> _Stored dataset items_:
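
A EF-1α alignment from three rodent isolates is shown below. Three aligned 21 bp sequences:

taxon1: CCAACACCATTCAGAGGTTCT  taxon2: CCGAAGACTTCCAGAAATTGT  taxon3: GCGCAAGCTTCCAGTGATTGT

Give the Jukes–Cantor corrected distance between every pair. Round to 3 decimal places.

d(taxon1,taxon2) = 0.635, d(taxon1,taxon3) = 0.756, d(taxon2,taxon3) = 0.360

taxon1–taxon2: 9/21 sites differ → p ≈ 0.428571, d = −0.75 ln(1 − 0.571428) = 0.635472 ≈ 0.635.
taxon1–taxon3: 10/21 sites differ → p ≈ 0.47619, d = −0.75 ln(1 − 0.63492) = 0.755729 ≈ 0.756.
taxon2–taxon3: 6/21 sites differ → p ≈ 0.285714, d = −0.75 ln(1 − 0.380952) = 0.359679 ≈ 0.360.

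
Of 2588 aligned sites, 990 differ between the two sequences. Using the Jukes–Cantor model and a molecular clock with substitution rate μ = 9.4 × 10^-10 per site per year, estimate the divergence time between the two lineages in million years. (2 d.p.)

p = 990/2588 ≈ 0.382535.
d = −(3/4) ln(1 − 4p/3) = −0.75 ln(1 − 0.510047) = −0.75 ln(0.489953)
  = −0.75 × (-0.713446) = 0.535085 substitutions/site.
Under a molecular clock d = 2μt, so t = d/(2μ) = 0.535085 / (2 × 9.4 × 10^-10) = 284.62 million years.

284.62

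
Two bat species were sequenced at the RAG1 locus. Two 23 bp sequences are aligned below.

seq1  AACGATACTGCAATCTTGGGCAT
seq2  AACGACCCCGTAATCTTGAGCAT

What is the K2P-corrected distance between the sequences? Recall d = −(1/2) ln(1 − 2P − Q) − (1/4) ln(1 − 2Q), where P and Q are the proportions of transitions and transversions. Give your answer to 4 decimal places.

0.2710

Of 23 sites, 4 differences are transitions and 1 are transversions, so P = 4/23 ≈ 0.173913 and Q = 1/23 ≈ 0.043478.
Under the Kimura two-parameter model, d = −½ ln(1 − 2P − Q) − ¼ ln(1 − 2Q).
1 − 2P − Q = 0.608696, giving −½ ln(0.608696) = 0.248218.
1 − 2Q = 0.913044, giving −¼ ln(0.913044) = 0.022743.
d = 0.248218 + 0.022743 = 0.270961.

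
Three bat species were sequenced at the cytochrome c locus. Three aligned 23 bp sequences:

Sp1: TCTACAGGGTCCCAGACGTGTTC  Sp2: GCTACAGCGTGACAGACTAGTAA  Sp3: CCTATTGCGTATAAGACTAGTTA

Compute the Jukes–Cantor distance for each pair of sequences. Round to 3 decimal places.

d(Sp1,Sp2) = 0.467, d(Sp1,Sp3) = 0.650, d(Sp2,Sp3) = 0.390

Sp1–Sp2: 8/23 sites differ → p ≈ 0.347826, d = −0.75 ln(1 − 0.463768) = 0.467391 ≈ 0.467.
Sp1–Sp3: 10/23 sites differ → p ≈ 0.434783, d = −0.75 ln(1 − 0.579711) = 0.650110 ≈ 0.650.
Sp2–Sp3: 7/23 sites differ → p ≈ 0.304348, d = −0.75 ln(1 − 0.405797) = 0.390401 ≈ 0.390.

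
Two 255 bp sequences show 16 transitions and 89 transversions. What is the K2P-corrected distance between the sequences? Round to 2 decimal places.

0.62

P = 16/255 ≈ 0.062745 and Q = 89/255 ≈ 0.34902.
Under the Kimura two-parameter model, d = −½ ln(1 − 2P − Q) − ¼ ln(1 − 2Q).
1 − 2P − Q = 0.52549, giving −½ ln(0.52549) = 0.321712.
1 − 2Q = 0.30196, giving −¼ ln(0.30196) = 0.299365.
d = 0.321712 + 0.299365 = 0.621077.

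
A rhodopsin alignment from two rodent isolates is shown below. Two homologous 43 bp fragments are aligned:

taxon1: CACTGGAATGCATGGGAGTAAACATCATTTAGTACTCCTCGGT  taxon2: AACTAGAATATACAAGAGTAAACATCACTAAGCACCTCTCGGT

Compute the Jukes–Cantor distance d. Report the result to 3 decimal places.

The sequences differ at 12 of 43 sites, so p = 12/43 ≈ 0.27907.
d = −(3/4) ln(1 − 4p/3) = −0.75 ln(1 − 0.372093) = −0.75 ln(0.627907)
  = −0.75 × (-0.465363) = 0.349022 substitutions/site.

0.349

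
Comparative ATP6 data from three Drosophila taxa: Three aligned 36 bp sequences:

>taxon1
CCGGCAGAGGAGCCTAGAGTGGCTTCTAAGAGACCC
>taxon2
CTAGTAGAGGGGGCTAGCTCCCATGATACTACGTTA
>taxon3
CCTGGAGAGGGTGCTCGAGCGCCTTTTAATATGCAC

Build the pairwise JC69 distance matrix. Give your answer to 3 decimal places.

d(taxon1,taxon2) = 1.012, d(taxon1,taxon3) = 0.493, d(taxon2,taxon3) = 0.673

taxon1–taxon2: 20/36 sites differ → p ≈ 0.555556, d = −0.75 ln(1 − 0.740741) = 1.012446 ≈ 1.012.
taxon1–taxon3: 13/36 sites differ → p ≈ 0.361111, d = −0.75 ln(1 − 0.481481) = 0.492584 ≈ 0.493.
taxon2–taxon3: 16/36 sites differ → p ≈ 0.444444, d = −0.75 ln(1 − 0.592592) = 0.673455 ≈ 0.673.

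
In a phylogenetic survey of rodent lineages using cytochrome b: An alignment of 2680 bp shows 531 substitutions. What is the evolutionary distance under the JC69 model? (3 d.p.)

0.230

p = 531/2680 ≈ 0.198134.
d = −(3/4) ln(1 − 4p/3) = −0.75 ln(1 − 0.264179) = −0.75 ln(0.735821)
  = −0.75 × (-0.306768) = 0.230076 substitutions/site.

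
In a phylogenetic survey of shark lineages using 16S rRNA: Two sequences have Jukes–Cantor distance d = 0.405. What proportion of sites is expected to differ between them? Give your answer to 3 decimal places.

0.313

p = (3/4)(1 − e^(−4d/3)) = 0.75 × (1 − e^(-0.54)) = 0.75 × (1 − 0.582748) = 0.312939.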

> _Exercise_: All the entries are to be set down exactly as they appear.

> _Solution to this problem_:
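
A EF-1α alignment from three rodent isolates is shown below. Three aligned 21 bp sequences:

taxon1: CCAACACCATTCAGAGGTTCT  taxon2: CCGAAGACTTCCAGAAATTGT  taxon3: GCGCAAGCTTCCAGTGATTGT

Give the Jukes–Cantor corrected distance between every pair. Round to 3 decimal places.

d(taxon1,taxon2) = 0.635, d(taxon1,taxon3) = 0.756, d(taxon2,taxon3) = 0.360

taxon1–taxon2: 9/21 sites differ → p ≈ 0.428571, d = −0.75 ln(1 − 0.571428) = 0.635472 ≈ 0.635.
taxon1–taxon3: 10/21 sites differ → p ≈ 0.47619, d = −0.75 ln(1 − 0.63492) = 0.755729 ≈ 0.756.
taxon2–taxon3: 6/21 sites differ → p ≈ 0.285714, d = −0.75 ln(1 − 0.380952) = 0.359679 ≈ 0.360.

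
Of 2588 aligned sites, 990 differ between the two sequences. Using the Jukes–Cantor model and a molecular clock with substitution rate μ = 9.4 × 10^-10 per site per year, estimate the divergence time between the two lineages in million years. (2 d.p.)

p = 990/2588 ≈ 0.382535.
d = −(3/4) ln(1 − 4p/3) = −0.75 ln(1 − 0.510047) = −0.75 ln(0.489953)
  = −0.75 × (-0.713446) = 0.535085 substitutions/site.
Under a molecular clock d = 2μt, so t = d/(2μ) = 0.535085 / (2 × 9.4 × 10^-10) = 284.62 million years.

284.62

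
Two bat species were sequenced at the RAG1 locus. Two 23 bp sequences are aligned below.

seq1  AACGATACTGCAATCTTGGGCAT
seq2  AACGACCCCGTAATCTTGAGCAT

What is the K2P-corrected distance between the sequences? Recall d = −(1/2) ln(1 − 2P − Q) − (1/4) ln(1 − 2Q), where P and Q are the proportions of transitions and transversions. Give your answer to 4 decimal places.

0.2710

Of 23 sites, 4 differences are transitions and 1 are transversions, so P = 4/23 ≈ 0.173913 and Q = 1/23 ≈ 0.043478.
Under the Kimura two-parameter model, d = −½ ln(1 − 2P − Q) − ¼ ln(1 − 2Q).
1 − 2P − Q = 0.608696, giving −½ ln(0.608696) = 0.248218.
1 − 2Q = 0.913044, giving −¼ ln(0.913044) = 0.022743.
d = 0.248218 + 0.022743 = 0.270961.

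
Three bat species were sequenced at the cytochrome c locus. Three aligned 23 bp sequences:

Sp1: TCTACAGGGTCCCAGACGTGTTC  Sp2: GCTACAGCGTGACAGACTAGTAA  Sp3: CCTATTGCGTATAAGACTAGTTA

Compute the Jukes–Cantor distance for each pair of sequences. Round to 3 decimal places.

d(Sp1,Sp2) = 0.467, d(Sp1,Sp3) = 0.650, d(Sp2,Sp3) = 0.390

Sp1–Sp2: 8/23 sites differ → p ≈ 0.347826, d = −0.75 ln(1 − 0.463768) = 0.467391 ≈ 0.467.
Sp1–Sp3: 10/23 sites differ → p ≈ 0.434783, d = −0.75 ln(1 − 0.579711) = 0.650110 ≈ 0.650.
Sp2–Sp3: 7/23 sites differ → p ≈ 0.304348, d = −0.75 ln(1 − 0.405797) = 0.390401 ≈ 0.390.

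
Two 255 bp sequences show 16 transitions and 89 transversions. What is the K2P-corrected distance between the sequences? Round to 2 decimal places.

0.62

P = 16/255 ≈ 0.062745 and Q = 89/255 ≈ 0.34902.
Under the Kimura two-parameter model, d = −½ ln(1 − 2P − Q) − ¼ ln(1 − 2Q).
1 − 2P − Q = 0.52549, giving −½ ln(0.52549) = 0.321712.
1 − 2Q = 0.30196, giving −¼ ln(0.30196) = 0.299365.
d = 0.321712 + 0.299365 = 0.621077.

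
A rhodopsin alignment from two rodent isolates is shown below. Two homologous 43 bp fragments are aligned:

taxon1: CACTGGAATGCATGGGAGTAAACATCATTTAGTACTCCTCGGT  taxon2: AACTAGAATATACAAGAGTAAACATCACTAAGCACCTCTCGGT

Compute the Jukes–Cantor distance d. Report the result to 3 decimal places.

The sequences differ at 12 of 43 sites, so p = 12/43 ≈ 0.27907.
d = −(3/4) ln(1 − 4p/3) = −0.75 ln(1 − 0.372093) = −0.75 ln(0.627907)
  = −0.75 × (-0.465363) = 0.349022 substitutions/site.

0.349

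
Comparative ATP6 data from three Drosophila taxa: Three aligned 36 bp sequences:

>taxon1
CCGGCAGAGGAGCCTAGAGTGGCTTCTAAGAGACCC
>taxon2
CTAGTAGAGGGGGCTAGCTCCCATGATACTACGTTA
>taxon3
CCTGGAGAGGGTGCTCGAGCGCCTTTTAATATGCAC

Build the pairwise JC69 distance matrix. Give your answer to 3 decimal places.

d(taxon1,taxon2) = 1.012, d(taxon1,taxon3) = 0.493, d(taxon2,taxon3) = 0.673

taxon1–taxon2: 20/36 sites differ → p ≈ 0.555556, d = −0.75 ln(1 − 0.740741) = 1.012446 ≈ 1.012.
taxon1–taxon3: 13/36 sites differ → p ≈ 0.361111, d = −0.75 ln(1 − 0.481481) = 0.492584 ≈ 0.493.
taxon2–taxon3: 16/36 sites differ → p ≈ 0.444444, d = −0.75 ln(1 − 0.592592) = 0.673455 ≈ 0.673.

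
In a phylogenetic survey of rodent lineages using cytochrome b: An alignment of 2680 bp shows 531 substitutions. What is the evolutionary distance under the JC69 model? (3 d.p.)

0.230

p = 531/2680 ≈ 0.198134.
d = −(3/4) ln(1 − 4p/3) = −0.75 ln(1 − 0.264179) = −0.75 ln(0.735821)
  = −0.75 × (-0.306768) = 0.230076 substitutions/site.

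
In a phylogenetic survey of shark lineages using 16S rRNA: Two sequences have Jukes–Cantor distance d = 0.405. What proportion of sites is expected to differ between them? Give your answer to 3 decimal places.

0.313

p = (3/4)(1 − e^(−4d/3)) = 0.75 × (1 − e^(-0.54)) = 0.75 × (1 − 0.582748) = 0.312939.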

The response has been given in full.